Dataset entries
BEGIN

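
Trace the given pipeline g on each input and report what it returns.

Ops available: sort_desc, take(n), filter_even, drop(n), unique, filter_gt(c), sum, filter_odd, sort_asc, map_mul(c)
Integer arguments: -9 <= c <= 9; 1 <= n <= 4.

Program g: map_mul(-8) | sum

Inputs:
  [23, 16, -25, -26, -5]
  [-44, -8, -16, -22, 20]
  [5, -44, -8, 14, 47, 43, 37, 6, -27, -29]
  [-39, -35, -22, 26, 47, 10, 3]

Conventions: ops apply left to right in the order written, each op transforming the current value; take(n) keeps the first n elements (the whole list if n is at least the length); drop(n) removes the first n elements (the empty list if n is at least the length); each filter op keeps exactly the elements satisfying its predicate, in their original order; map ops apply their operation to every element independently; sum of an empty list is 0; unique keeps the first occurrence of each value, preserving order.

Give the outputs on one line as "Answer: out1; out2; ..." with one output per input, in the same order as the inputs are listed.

136; 560; -352; 80

Execution, op by op:
  [23, 16, -25, -26, -5] -> [-184, -128, 200, 208, 40] -> 136
  [-44, -8, -16, -22, 20] -> [352, 64, 128, 176, -160] -> 560
  [5, -44, -8, 14, 47, 43, 37, 6, -27, -29] -> [-40, 352, 64, -112, -376, -344, -296, -48, 216, 232] -> -352
  [-39, -35, -22, 26, 47, 10, 3] -> [312, 280, 176, -208, -376, -80, -24] -> 80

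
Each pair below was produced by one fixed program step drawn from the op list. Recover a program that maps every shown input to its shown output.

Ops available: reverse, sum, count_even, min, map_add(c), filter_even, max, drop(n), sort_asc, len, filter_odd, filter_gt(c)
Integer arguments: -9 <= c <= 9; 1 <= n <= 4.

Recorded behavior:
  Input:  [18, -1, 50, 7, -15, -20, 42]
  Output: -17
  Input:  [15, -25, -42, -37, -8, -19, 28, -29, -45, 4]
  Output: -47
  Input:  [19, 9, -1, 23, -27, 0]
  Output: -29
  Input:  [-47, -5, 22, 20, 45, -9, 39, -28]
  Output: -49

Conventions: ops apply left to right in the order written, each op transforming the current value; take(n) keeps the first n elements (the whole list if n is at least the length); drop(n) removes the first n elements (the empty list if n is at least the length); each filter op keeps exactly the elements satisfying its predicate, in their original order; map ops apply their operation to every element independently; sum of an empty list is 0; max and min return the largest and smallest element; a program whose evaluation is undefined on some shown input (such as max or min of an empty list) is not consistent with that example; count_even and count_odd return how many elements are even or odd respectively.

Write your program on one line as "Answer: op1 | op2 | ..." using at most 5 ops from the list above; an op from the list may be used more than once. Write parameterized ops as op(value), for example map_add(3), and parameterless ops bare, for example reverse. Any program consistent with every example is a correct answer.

filter_odd | sort_asc | reverse | map_add(-2) | min

Check, running the answer program on each example:
  [18, -1, 50, 7, -15, -20, 42] -> [-1, 7, -15] -> [-15, -1, 7] -> [7, -1, -15] -> [5, -3, -17] -> -17
  [15, -25, -42, -37, -8, -19, 28, -29, -45, 4] -> [15, -25, -37, -19, -29, -45] -> [-45, -37, -29, -25, -19, 15] -> [15, -19, -25, -29, -37, -45] -> [13, -21, -27, -31, -39, -47] -> -47
  [19, 9, -1, 23, -27, 0] -> [19, 9, -1, 23, -27] -> [-27, -1, 9, 19, 23] -> [23, 19, 9, -1, -27] -> [21, 17, 7, -3, -29] -> -29
  [-47, -5, 22, 20, 45, -9, 39, -28] -> [-47, -5, 45, -9, 39] -> [-47, -9, -5, 39, 45] -> [45, 39, -5, -9, -47] -> [43, 37, -7, -11, -49] -> -49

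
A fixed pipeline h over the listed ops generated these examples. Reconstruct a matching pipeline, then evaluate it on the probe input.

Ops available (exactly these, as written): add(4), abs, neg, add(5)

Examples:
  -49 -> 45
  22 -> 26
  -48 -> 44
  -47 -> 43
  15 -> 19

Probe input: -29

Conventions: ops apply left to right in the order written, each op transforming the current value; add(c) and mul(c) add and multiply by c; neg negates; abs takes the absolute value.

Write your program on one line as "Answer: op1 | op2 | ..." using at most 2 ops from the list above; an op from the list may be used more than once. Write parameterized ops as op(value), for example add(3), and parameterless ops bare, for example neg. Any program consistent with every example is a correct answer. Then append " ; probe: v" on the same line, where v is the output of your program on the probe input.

add(4) | abs ; probe: 25

Check, running the answer program on each example:
  -49 -> -45 -> 45
  22 -> 26 -> 26
  -48 -> -44 -> 44
  -47 -> -43 -> 43
  15 -> 19 -> 19
  probe: -29 -> -25 -> 25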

END

__Task statement__
The lines that contain the word "pipeline" are wanted; copy each of them from the records.

__Expected answer__
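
Trace the given pipeline g on each input and report what it returns.
A fixed pipeline h over the listed ops generated these examples. Reconstruct a matching pipeline, then evaluate it on the probe input.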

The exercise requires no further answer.